__YOUR INSTRUCTIONS__: Everything from the line containing "edges: (0,1,y); (1,3,y); (2,3,x)" through the line containing "Apply the strategy" should be repeated exactly, and nothing else from the data.

__DATA TO EXAMINE__:
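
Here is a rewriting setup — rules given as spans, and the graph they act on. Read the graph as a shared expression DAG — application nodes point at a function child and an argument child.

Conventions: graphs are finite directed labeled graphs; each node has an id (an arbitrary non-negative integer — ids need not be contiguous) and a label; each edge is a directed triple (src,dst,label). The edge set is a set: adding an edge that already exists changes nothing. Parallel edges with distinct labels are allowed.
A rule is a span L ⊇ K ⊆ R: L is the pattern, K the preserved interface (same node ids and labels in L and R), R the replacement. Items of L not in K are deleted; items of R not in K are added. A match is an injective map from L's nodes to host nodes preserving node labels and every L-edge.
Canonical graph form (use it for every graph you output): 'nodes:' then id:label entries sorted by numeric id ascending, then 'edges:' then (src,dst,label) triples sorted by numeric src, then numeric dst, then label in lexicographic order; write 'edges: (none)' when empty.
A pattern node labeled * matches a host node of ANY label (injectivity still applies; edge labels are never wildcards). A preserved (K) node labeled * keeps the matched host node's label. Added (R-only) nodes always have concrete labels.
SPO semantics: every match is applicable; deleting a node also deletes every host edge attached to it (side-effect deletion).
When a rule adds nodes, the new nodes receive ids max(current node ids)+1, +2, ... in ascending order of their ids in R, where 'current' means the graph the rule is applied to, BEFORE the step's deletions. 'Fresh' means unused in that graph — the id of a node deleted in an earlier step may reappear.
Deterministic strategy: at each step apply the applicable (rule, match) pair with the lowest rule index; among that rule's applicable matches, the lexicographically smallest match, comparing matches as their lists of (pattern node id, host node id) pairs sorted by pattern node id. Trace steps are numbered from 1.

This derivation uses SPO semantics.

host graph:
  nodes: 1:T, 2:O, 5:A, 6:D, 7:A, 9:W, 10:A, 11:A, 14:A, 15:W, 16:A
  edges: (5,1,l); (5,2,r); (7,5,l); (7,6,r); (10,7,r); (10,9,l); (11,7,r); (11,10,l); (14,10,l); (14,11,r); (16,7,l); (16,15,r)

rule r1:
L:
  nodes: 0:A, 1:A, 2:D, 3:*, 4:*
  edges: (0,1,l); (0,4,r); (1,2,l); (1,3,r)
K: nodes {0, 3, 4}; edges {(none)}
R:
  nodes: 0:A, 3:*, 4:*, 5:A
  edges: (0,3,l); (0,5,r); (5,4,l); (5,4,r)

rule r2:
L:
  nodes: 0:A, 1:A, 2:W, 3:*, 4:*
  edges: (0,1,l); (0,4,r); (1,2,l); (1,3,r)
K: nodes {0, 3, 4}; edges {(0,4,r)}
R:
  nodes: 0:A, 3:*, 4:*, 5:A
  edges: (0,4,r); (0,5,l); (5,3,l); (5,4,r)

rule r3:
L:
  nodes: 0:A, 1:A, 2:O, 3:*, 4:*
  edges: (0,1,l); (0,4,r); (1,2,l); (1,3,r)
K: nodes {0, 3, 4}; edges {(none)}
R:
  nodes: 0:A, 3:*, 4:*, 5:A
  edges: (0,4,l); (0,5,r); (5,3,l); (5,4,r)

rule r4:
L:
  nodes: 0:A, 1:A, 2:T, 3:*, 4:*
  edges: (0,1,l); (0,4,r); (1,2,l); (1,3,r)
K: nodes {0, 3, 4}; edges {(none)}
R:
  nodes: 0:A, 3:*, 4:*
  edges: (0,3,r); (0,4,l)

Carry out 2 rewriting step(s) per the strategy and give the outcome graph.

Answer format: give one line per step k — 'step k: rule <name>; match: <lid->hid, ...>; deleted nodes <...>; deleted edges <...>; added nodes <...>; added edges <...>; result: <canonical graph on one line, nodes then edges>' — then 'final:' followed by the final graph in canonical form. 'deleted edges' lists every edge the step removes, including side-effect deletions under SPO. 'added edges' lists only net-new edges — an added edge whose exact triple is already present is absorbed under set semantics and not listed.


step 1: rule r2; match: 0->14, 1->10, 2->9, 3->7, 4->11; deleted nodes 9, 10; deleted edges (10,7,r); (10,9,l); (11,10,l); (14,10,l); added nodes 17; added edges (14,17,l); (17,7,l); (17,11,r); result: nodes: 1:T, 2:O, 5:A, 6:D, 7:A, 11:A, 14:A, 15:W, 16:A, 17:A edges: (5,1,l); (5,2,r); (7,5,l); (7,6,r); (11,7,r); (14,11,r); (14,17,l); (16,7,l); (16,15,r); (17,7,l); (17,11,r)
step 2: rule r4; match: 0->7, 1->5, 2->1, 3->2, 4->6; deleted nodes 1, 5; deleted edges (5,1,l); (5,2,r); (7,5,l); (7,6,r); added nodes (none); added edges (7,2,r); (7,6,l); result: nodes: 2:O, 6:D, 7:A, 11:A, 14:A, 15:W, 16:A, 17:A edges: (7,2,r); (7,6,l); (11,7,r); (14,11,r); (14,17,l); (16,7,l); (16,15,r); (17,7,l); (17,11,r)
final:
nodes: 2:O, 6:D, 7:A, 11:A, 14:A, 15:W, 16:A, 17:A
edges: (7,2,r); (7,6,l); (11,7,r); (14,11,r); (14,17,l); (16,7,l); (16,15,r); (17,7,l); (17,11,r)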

--

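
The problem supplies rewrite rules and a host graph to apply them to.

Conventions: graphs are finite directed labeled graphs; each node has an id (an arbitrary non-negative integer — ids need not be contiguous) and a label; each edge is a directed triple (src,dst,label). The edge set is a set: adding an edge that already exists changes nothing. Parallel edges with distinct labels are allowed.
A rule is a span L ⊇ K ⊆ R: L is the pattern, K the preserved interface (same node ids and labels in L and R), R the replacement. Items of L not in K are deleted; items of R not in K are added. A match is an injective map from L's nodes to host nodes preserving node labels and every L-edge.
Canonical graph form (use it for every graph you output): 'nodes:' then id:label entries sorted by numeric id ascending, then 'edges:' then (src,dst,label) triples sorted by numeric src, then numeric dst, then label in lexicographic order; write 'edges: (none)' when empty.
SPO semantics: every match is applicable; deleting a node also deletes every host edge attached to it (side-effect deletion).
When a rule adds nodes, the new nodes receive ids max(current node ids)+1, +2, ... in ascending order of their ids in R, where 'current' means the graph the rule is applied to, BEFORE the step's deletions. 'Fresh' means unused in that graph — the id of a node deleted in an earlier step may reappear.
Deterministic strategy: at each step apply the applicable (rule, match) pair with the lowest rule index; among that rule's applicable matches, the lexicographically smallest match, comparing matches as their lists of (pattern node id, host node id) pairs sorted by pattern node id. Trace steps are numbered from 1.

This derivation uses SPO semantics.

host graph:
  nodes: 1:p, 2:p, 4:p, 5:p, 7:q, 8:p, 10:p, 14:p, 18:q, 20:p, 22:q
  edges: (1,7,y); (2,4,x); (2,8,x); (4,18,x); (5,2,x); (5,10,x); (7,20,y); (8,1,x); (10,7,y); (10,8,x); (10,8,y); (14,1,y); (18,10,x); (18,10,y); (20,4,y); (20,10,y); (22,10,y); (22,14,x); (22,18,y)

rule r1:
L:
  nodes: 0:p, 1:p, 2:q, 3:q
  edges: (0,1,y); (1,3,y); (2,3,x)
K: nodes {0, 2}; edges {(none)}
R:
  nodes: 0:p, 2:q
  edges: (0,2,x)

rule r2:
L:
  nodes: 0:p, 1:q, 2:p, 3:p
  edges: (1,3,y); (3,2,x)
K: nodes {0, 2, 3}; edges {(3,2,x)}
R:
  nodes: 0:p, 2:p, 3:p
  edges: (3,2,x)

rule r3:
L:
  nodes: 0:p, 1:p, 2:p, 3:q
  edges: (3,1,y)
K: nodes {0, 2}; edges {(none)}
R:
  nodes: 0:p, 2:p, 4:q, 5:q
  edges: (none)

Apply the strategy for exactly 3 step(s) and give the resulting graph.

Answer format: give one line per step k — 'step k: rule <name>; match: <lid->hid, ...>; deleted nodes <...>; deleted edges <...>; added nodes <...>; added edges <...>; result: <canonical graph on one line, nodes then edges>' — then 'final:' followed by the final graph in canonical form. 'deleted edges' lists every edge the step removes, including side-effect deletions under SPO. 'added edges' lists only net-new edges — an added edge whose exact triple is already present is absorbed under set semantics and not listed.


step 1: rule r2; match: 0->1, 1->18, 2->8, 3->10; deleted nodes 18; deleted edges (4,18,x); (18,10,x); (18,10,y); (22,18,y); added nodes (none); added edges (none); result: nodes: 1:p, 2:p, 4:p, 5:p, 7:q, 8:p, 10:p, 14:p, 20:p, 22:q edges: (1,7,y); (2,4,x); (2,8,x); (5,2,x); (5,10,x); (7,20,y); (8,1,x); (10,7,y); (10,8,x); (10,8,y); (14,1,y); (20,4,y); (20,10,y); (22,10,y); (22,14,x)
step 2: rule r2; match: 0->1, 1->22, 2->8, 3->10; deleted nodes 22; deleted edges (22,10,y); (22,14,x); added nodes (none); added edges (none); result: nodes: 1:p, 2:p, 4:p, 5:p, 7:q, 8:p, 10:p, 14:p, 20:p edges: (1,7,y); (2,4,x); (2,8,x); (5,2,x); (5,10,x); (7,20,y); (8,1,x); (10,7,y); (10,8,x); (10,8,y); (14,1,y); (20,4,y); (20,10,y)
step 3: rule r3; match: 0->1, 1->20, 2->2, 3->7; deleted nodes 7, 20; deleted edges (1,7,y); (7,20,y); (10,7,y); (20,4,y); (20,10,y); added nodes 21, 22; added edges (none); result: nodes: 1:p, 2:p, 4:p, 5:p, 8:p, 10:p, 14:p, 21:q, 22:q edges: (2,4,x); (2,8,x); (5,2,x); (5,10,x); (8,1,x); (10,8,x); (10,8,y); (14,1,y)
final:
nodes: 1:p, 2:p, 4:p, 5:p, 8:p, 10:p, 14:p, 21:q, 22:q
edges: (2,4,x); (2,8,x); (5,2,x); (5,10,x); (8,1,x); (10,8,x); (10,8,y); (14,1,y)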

__EXPECTED ANSWER__:
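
  edges: (0,1,y); (1,3,y); (2,3,x)
K: nodes {0, 2}; edges {(none)}
R:
  nodes: 0:p, 2:q
  edges: (0,2,x)

rule r2:
L:
  nodes: 0:p, 1:q, 2:p, 3:p
  edges: (1,3,y); (3,2,x)
K: nodes {0, 2, 3}; edges {(3,2,x)}
R:
  nodes: 0:p, 2:p, 3:p
  edges: (3,2,x)

rule r3:
L:
  nodes: 0:p, 1:p, 2:p, 3:q
  edges: (3,1,y)
K: nodes {0, 2}; edges {(none)}
R:
  nodes: 0:p, 2:p, 4:q, 5:q
  edges: (none)

Apply the strategy for exactly 3 step(s) and give the resulting graph.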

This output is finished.